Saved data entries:
[Start of Attachment]

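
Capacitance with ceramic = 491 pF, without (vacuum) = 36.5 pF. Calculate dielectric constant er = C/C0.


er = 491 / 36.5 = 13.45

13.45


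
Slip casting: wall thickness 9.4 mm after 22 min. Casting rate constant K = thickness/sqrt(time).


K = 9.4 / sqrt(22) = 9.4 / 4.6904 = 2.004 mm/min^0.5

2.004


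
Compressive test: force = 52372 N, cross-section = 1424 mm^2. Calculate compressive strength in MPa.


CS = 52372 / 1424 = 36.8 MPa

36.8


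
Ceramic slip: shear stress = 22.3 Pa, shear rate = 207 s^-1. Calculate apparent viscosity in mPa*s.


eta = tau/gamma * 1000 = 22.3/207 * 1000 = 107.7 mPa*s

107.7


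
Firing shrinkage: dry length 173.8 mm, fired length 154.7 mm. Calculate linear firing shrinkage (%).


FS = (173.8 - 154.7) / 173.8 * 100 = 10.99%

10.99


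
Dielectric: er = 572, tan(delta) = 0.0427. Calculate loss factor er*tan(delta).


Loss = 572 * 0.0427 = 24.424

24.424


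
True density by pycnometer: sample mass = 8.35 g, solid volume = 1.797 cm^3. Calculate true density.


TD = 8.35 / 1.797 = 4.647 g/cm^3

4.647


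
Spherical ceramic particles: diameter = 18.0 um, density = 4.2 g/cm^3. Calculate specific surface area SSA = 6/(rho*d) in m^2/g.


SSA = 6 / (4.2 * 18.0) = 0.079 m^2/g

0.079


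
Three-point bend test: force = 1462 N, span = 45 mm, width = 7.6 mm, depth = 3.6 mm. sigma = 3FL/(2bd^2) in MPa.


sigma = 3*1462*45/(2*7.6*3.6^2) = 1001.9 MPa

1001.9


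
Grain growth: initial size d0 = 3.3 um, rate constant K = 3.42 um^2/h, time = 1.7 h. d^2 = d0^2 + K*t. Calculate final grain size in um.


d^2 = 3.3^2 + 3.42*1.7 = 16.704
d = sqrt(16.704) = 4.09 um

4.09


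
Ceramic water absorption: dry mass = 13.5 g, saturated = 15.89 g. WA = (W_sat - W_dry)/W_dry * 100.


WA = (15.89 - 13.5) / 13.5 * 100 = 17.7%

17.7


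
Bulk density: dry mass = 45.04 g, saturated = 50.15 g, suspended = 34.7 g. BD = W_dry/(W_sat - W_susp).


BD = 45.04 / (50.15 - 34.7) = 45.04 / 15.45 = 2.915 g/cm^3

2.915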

[End of Attachment]

» **Work instruction**
What's needed is every entry, returned word for word.

» **Exercise solution**
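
Capacitance with ceramic = 491 pF, without (vacuum) = 36.5 pF. Calculate dielectric constant er = C/C0.


er = 491 / 36.5 = 13.45

13.45


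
Slip casting: wall thickness 9.4 mm after 22 min. Casting rate constant K = thickness/sqrt(time).


K = 9.4 / sqrt(22) = 9.4 / 4.6904 = 2.004 mm/min^0.5

2.004


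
Compressive test: force = 52372 N, cross-section = 1424 mm^2. Calculate compressive strength in MPa.


CS = 52372 / 1424 = 36.8 MPa

36.8


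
Ceramic slip: shear stress = 22.3 Pa, shear rate = 207 s^-1. Calculate apparent viscosity in mPa*s.


eta = tau/gamma * 1000 = 22.3/207 * 1000 = 107.7 mPa*s

107.7


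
Firing shrinkage: dry length 173.8 mm, fired length 154.7 mm. Calculate linear firing shrinkage (%).


FS = (173.8 - 154.7) / 173.8 * 100 = 10.99%

10.99


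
Dielectric: er = 572, tan(delta) = 0.0427. Calculate loss factor er*tan(delta).


Loss = 572 * 0.0427 = 24.424

24.424


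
True density by pycnometer: sample mass = 8.35 g, solid volume = 1.797 cm^3. Calculate true density.


TD = 8.35 / 1.797 = 4.647 g/cm^3

4.647


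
Spherical ceramic particles: diameter = 18.0 um, density = 4.2 g/cm^3. Calculate specific surface area SSA = 6/(rho*d) in m^2/g.


SSA = 6 / (4.2 * 18.0) = 0.079 m^2/g

0.079


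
Three-point bend test: force = 1462 N, span = 45 mm, width = 7.6 mm, depth = 3.6 mm. sigma = 3FL/(2bd^2) in MPa.


sigma = 3*1462*45/(2*7.6*3.6^2) = 1001.9 MPa

1001.9


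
Grain growth: initial size d0 = 3.3 um, rate constant K = 3.42 um^2/h, time = 1.7 h. d^2 = d0^2 + K*t. Calculate final grain size in um.


d^2 = 3.3^2 + 3.42*1.7 = 16.704
d = sqrt(16.704) = 4.09 um

4.09


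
Ceramic water absorption: dry mass = 13.5 g, saturated = 15.89 g. WA = (W_sat - W_dry)/W_dry * 100.


WA = (15.89 - 13.5) / 13.5 * 100 = 17.7%

17.7


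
Bulk density: dry mass = 45.04 g, saturated = 50.15 g, suspended = 34.7 g. BD = W_dry/(W_sat - W_susp).


BD = 45.04 / (50.15 - 34.7) = 45.04 / 15.45 = 2.915 g/cm^3

2.915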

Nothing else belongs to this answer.